### What you will do:
In the entries below, some lines contain "Latin"; work out how many and answer with the figure only.

Stored items:
.....

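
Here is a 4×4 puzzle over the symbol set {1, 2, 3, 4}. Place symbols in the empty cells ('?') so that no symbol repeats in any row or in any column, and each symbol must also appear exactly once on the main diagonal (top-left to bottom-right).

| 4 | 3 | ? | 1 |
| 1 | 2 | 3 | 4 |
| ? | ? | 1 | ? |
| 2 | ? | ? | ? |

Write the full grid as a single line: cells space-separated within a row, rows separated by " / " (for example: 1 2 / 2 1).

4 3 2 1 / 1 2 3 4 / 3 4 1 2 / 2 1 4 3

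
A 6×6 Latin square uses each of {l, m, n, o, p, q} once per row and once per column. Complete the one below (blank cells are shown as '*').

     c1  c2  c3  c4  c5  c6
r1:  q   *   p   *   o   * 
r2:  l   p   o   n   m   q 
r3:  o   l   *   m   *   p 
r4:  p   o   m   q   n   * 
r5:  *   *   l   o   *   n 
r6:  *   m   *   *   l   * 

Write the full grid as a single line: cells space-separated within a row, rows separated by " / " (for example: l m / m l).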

.....

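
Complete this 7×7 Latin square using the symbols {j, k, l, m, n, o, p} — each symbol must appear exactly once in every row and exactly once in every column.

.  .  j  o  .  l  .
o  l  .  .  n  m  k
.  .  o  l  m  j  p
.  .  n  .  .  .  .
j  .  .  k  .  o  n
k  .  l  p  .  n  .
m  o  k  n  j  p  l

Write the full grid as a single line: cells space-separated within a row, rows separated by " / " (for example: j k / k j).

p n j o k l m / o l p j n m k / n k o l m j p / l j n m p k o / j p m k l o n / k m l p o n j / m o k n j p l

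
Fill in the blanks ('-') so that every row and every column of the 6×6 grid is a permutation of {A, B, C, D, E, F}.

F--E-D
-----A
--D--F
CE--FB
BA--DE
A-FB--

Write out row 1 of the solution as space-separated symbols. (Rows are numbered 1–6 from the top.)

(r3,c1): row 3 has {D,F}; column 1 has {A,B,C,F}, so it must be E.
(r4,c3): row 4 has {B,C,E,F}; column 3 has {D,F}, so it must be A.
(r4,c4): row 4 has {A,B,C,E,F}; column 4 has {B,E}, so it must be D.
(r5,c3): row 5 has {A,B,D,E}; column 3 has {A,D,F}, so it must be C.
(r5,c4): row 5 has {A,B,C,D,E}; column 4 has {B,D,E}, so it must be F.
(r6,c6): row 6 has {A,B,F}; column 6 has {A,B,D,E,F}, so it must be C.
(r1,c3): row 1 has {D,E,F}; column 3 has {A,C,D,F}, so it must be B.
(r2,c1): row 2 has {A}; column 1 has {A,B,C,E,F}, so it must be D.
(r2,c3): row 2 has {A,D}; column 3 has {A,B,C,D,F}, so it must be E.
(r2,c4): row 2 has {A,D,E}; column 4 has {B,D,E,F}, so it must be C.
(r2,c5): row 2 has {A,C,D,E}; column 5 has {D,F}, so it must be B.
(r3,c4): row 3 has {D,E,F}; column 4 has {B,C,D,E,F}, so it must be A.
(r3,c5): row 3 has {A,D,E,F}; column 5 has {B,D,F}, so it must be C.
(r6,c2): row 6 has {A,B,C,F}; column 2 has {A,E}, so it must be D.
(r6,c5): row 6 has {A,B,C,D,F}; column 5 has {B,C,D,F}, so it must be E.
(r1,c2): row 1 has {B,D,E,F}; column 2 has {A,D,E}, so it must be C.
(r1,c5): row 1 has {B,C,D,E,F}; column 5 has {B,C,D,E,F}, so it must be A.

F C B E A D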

.....

### Expected output:
2